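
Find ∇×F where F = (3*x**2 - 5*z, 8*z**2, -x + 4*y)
(4 - 16*z, -4, 0)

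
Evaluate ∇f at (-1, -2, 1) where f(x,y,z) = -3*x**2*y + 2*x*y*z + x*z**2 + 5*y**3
(-15, 55, 2)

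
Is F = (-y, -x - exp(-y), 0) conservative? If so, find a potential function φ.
Yes, F is conservative. φ = -x*y + exp(-y)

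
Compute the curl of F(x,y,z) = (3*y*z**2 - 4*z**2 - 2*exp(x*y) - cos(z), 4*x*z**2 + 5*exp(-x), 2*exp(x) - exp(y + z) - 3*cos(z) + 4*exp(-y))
(-8*x*z - exp(y + z) - 4*exp(-y), 6*y*z - 8*z - 2*exp(x) + sin(z), 2*x*exp(x*y) + z**2 - 5*exp(-x))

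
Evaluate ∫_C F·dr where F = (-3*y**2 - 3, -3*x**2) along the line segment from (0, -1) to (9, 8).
-1269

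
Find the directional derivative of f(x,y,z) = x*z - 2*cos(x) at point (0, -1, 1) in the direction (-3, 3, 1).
-3*sqrt(19)/19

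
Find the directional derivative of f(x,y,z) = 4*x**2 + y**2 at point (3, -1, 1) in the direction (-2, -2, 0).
-11*sqrt(2)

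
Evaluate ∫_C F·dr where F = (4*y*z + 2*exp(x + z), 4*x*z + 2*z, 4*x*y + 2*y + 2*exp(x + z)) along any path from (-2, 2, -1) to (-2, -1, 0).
-12 - 2*exp(-3) + 2*exp(-2)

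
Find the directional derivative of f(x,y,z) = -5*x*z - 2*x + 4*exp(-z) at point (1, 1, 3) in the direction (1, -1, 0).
-17*sqrt(2)/2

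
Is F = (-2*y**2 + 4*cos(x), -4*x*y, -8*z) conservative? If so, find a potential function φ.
Yes, F is conservative. φ = -2*x*y**2 - 4*z**2 + 4*sin(x)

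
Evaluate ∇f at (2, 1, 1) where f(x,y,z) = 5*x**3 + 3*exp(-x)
(60 - 3*exp(-2), 0, 0)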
**********
_What the exercise asks:_ Beginning at the line that holds "Find the directional derivative of f(x,y,z) = -5*x*z", copy every line through the end of the entries exactly as given, and only those lines.

_Written solution:_
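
Find the directional derivative of f(x,y,z) = -5*x*z - 2*x + 4*exp(-z) at point (1, 1, 3) in the direction (1, -1, 0).
-17*sqrt(2)/2

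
Is F = (-2*y**2 + 4*cos(x), -4*x*y, -8*z) conservative? If so, find a potential function φ.
Yes, F is conservative. φ = -2*x*y**2 - 4*z**2 + 4*sin(x)

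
Evaluate ∇f at (2, 1, 1) where f(x,y,z) = 5*x**3 + 3*exp(-x)
(60 - 3*exp(-2), 0, 0)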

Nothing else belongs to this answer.